● **Action item**
Scan the data below and give the number of lines that include the word "Calculate", with no other words.

● **Raw data**
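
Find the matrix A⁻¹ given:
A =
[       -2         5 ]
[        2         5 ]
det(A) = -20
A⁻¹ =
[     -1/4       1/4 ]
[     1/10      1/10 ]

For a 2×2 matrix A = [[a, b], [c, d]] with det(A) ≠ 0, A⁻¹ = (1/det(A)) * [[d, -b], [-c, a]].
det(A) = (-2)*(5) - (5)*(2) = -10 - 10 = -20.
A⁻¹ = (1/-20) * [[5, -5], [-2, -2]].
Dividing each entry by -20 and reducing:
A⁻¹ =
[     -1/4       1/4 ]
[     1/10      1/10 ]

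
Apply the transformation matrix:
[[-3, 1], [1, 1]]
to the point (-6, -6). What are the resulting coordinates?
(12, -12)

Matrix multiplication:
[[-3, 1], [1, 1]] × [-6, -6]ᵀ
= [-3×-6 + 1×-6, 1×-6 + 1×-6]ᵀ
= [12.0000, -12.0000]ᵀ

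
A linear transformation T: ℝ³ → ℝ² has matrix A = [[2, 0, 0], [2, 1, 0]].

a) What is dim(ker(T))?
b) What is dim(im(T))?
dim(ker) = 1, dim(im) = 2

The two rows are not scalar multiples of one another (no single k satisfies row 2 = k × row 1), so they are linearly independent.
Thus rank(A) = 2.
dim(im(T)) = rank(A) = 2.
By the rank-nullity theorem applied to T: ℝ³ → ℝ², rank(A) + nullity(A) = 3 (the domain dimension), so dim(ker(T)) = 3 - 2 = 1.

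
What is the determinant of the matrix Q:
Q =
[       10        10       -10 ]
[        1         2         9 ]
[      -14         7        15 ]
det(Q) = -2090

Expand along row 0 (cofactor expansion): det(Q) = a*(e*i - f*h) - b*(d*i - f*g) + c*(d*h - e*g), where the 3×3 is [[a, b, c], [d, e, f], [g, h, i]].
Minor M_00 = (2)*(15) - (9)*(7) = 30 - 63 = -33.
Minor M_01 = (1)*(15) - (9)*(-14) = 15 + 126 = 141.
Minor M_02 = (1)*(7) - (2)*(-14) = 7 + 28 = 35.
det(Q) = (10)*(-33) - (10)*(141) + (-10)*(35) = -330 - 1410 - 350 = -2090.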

* * *

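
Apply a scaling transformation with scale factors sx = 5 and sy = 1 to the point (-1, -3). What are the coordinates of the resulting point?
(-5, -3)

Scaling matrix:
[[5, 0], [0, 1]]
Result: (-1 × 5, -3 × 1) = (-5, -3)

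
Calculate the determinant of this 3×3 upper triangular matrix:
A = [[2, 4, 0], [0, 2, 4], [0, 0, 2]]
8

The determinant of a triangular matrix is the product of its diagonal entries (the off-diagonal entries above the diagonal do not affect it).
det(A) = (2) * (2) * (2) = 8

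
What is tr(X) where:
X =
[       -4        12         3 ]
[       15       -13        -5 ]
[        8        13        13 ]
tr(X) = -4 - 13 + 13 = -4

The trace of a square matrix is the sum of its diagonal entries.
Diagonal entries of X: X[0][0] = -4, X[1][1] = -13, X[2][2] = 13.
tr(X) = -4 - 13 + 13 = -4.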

...

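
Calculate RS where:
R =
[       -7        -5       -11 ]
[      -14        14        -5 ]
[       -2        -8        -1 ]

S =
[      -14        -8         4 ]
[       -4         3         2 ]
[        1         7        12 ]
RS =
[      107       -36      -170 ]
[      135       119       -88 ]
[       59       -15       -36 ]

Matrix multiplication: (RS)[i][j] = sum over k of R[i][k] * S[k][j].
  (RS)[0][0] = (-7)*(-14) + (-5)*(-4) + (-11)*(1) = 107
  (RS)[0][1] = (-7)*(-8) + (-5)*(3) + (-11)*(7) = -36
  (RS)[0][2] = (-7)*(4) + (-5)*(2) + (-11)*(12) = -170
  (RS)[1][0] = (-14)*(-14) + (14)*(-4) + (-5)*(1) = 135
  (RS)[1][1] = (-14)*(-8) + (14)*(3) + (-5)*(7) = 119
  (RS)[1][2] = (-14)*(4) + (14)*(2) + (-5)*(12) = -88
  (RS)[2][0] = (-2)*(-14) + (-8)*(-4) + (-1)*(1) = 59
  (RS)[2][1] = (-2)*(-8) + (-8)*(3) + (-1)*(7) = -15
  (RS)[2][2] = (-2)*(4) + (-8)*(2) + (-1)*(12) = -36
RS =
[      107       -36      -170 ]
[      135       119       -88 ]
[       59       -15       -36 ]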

● **Output of the exercise**
2